- _Aim of the task_
Would you return every entry, exactly as it is written?

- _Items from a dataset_
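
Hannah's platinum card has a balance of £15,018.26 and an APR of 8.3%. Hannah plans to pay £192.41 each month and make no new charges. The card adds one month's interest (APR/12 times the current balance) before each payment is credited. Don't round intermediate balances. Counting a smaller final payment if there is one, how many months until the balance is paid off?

Monthly rate r = 8.3%/12 = 0.691667% = 0.00691667.
Recurrence: B ← B·(1+r) − £192.41.
Month 1: interest £103.88; balance after payment £14,929.73.
Month 2: interest £103.26; balance after payment £14,840.58.
Closed form: n = −ln(1 − rB₀/P)/ln(1+r) = −ln(0.46013)/ln(1.00692) ≈ 112.616, so the balance reaches zero during payment 113.

113 months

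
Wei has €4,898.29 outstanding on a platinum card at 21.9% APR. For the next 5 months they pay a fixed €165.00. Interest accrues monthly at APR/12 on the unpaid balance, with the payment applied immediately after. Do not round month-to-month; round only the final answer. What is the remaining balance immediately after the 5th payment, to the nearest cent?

€4,506.21

Monthly rate r = 21.9%/12 = 1.825% = 0.01825.
Each month: B ← B·(1+r) − €165.00.
Month 1: interest €89.39; balance after payment €4,822.68.
Month 2: interest €88.01; balance after payment €4,745.70.
Month 3: interest €86.61; balance after payment €4,667.31.
Month 4: interest €85.18; balance after payment €4,587.49.
Month 5: interest €83.72; balance after payment €4,506.21.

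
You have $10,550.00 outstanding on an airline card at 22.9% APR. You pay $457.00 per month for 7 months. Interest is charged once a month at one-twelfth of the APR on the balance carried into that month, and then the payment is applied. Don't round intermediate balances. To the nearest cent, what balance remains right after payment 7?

Monthly rate r = 22.9%/12 = 1.90833% = 0.0190833.
Each month: B ← B·(1+r) − $457.00.
Month 1: interest $201.33; balance after payment $10,294.33.
Month 2: interest $196.45; balance after payment $10,033.78.
Month 3: interest $191.48; balance after payment $9,768.26.
Month 4: interest $186.41; balance after payment $9,497.67.
Month 5: interest $181.25; balance after payment $9,221.92.
Month 6: interest $175.98; balance after payment $8,940.90.
Month 7: interest $170.62; balance after payment $8,654.52.

$8,654.52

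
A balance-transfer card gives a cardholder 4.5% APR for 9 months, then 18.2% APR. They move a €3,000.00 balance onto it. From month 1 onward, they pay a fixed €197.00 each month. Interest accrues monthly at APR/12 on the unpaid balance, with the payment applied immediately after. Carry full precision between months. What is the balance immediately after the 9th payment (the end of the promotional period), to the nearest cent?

Promo months 1–9 at r₀ = 4.5%/12 = 0.00375; months 10+ at r₁ = 18.2%/12 = 0.0151667.
After month 9: iterate B ← B·(1+r₀) − €197.00 for 9 months → €1,302.95.

€1,302.95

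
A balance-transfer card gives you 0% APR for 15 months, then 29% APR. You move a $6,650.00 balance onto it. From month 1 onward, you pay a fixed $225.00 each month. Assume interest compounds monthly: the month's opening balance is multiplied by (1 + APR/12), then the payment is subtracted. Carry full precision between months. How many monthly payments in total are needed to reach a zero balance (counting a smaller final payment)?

34 payments

Promo months 1–15 at r₀ = 0%/12 = 0; months 16+ at r₁ = 29%/12 = 0.0241667.
After month 15 (no interest yet): B = $6,650.00 − 15·$225.00 = $3,275.00.
Then at r₁ with $225.00/mo: n₂ = −ln(1 − r₁·B/P)/ln(1+r₁) ≈ 18.15 → 19 more payments.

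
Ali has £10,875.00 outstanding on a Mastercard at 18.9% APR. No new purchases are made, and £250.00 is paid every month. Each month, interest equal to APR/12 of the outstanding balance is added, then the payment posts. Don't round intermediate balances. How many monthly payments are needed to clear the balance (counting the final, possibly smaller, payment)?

74 payments

Monthly rate r = 18.9%/12 = 1.575% = 0.01575.
Recurrence: B ← B·(1+r) − £250.00.
Month 1: interest £171.28; balance after payment £10,796.28.
Month 2: interest £170.04; balance after payment £10,716.32.
Closed form: n = −ln(1 − rB₀/P)/ln(1+r) = −ln(0.31488)/ln(1.01575) ≈ 73.946, so the balance reaches zero during payment 74.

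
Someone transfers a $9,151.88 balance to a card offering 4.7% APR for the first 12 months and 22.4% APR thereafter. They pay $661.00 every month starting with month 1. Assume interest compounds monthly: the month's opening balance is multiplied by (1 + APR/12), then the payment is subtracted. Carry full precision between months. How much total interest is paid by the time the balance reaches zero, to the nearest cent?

$313.96

Promo months 1–12 at r₀ = 4.7%/12 = 0.00391667; months 13+ at r₁ = 22.4%/12 = 0.0186667.
After month 12: iterate B ← B·(1+r₀) − $661.00 for 12 months → $1,486.29.
Then at r₁ with $661.00/mo: n₂ = −ln(1 − r₁·B/P)/ln(1+r₁) ≈ 2.32 → 3 more payments.
Total paid = 14·$661.00 + $211.84 = $9,465.84; interest = $9,465.84 − $9,151.88 = $313.96.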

- _Exercise answer_
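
Hannah's platinum card has a balance of £15,018.26 and an APR of 8.3%. Hannah plans to pay £192.41 each month and make no new charges. The card adds one month's interest (APR/12 times the current balance) before each payment is credited. Don't round intermediate balances. Counting a smaller final payment if there is one, how many months until the balance is paid off?

Monthly rate r = 8.3%/12 = 0.691667% = 0.00691667.
Recurrence: B ← B·(1+r) − £192.41.
Month 1: interest £103.88; balance after payment £14,929.73.
Month 2: interest £103.26; balance after payment £14,840.58.
Closed form: n = −ln(1 − rB₀/P)/ln(1+r) = −ln(0.46013)/ln(1.00692) ≈ 112.616, so the balance reaches zero during payment 113.

113 months

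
Wei has €4,898.29 outstanding on a platinum card at 21.9% APR. For the next 5 months they pay a fixed €165.00. Interest accrues monthly at APR/12 on the unpaid balance, with the payment applied immediately after. Do not round month-to-month; round only the final answer. What is the remaining balance immediately after the 5th payment, to the nearest cent?

€4,506.21

Monthly rate r = 21.9%/12 = 1.825% = 0.01825.
Each month: B ← B·(1+r) − €165.00.
Month 1: interest €89.39; balance after payment €4,822.68.
Month 2: interest €88.01; balance after payment €4,745.70.
Month 3: interest €86.61; balance after payment €4,667.31.
Month 4: interest €85.18; balance after payment €4,587.49.
Month 5: interest €83.72; balance after payment €4,506.21.

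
You have $10,550.00 outstanding on an airline card at 22.9% APR. You pay $457.00 per month for 7 months. Interest is charged once a month at one-twelfth of the APR on the balance carried into that month, and then the payment is applied. Don't round intermediate balances. To the nearest cent, what balance remains right after payment 7?

Monthly rate r = 22.9%/12 = 1.90833% = 0.0190833.
Each month: B ← B·(1+r) − $457.00.
Month 1: interest $201.33; balance after payment $10,294.33.
Month 2: interest $196.45; balance after payment $10,033.78.
Month 3: interest $191.48; balance after payment $9,768.26.
Month 4: interest $186.41; balance after payment $9,497.67.
Month 5: interest $181.25; balance after payment $9,221.92.
Month 6: interest $175.98; balance after payment $8,940.90.
Month 7: interest $170.62; balance after payment $8,654.52.

$8,654.52

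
A balance-transfer card gives a cardholder 4.5% APR for 9 months, then 18.2% APR. They move a €3,000.00 balance onto it. From month 1 onward, they pay a fixed €197.00 each month. Interest accrues monthly at APR/12 on the unpaid balance, with the payment applied immediately after. Carry full precision between months. What is the balance immediately after the 9th payment (the end of the promotional period), to the nearest cent?

Promo months 1–9 at r₀ = 4.5%/12 = 0.00375; months 10+ at r₁ = 18.2%/12 = 0.0151667.
After month 9: iterate B ← B·(1+r₀) − €197.00 for 9 months → €1,302.95.

€1,302.95

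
A balance-transfer card gives you 0% APR for 15 months, then 29% APR. You move a $6,650.00 balance onto it. From month 1 onward, you pay a fixed $225.00 each month. Assume interest compounds monthly: the month's opening balance is multiplied by (1 + APR/12), then the payment is subtracted. Carry full precision between months. How many monthly payments in total are needed to reach a zero balance (counting a smaller final payment)?

34 payments

Promo months 1–15 at r₀ = 0%/12 = 0; months 16+ at r₁ = 29%/12 = 0.0241667.
After month 15 (no interest yet): B = $6,650.00 − 15·$225.00 = $3,275.00.
Then at r₁ with $225.00/mo: n₂ = −ln(1 − r₁·B/P)/ln(1+r₁) ≈ 18.15 → 19 more payments.

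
Ali has £10,875.00 outstanding on a Mastercard at 18.9% APR. No new purchases are made, and £250.00 is paid every month. Each month, interest equal to APR/12 of the outstanding balance is added, then the payment posts. Don't round intermediate balances. How many monthly payments are needed to clear the balance (counting the final, possibly smaller, payment)?

74 payments

Monthly rate r = 18.9%/12 = 1.575% = 0.01575.
Recurrence: B ← B·(1+r) − £250.00.
Month 1: interest £171.28; balance after payment £10,796.28.
Month 2: interest £170.04; balance after payment £10,716.32.
Closed form: n = −ln(1 − rB₀/P)/ln(1+r) = −ln(0.31488)/ln(1.01575) ≈ 73.946, so the balance reaches zero during payment 74.

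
Someone transfers a $9,151.88 balance to a card offering 4.7% APR for the first 12 months and 22.4% APR thereafter. They pay $661.00 every month starting with month 1. Assume interest compounds monthly: the month's opening balance is multiplied by (1 + APR/12), then the payment is subtracted. Carry full precision between months. How much total interest is paid by the time the balance reaches zero, to the nearest cent?

$313.96

Promo months 1–12 at r₀ = 4.7%/12 = 0.00391667; months 13+ at r₁ = 22.4%/12 = 0.0186667.
After month 12: iterate B ← B·(1+r₀) − $661.00 for 12 months → $1,486.29.
Then at r₁ with $661.00/mo: n₂ = −ln(1 − r₁·B/P)/ln(1+r₁) ≈ 2.32 → 3 more payments.
Total paid = 14·$661.00 + $211.84 = $9,465.84; interest = $9,465.84 − $9,151.88 = $313.96.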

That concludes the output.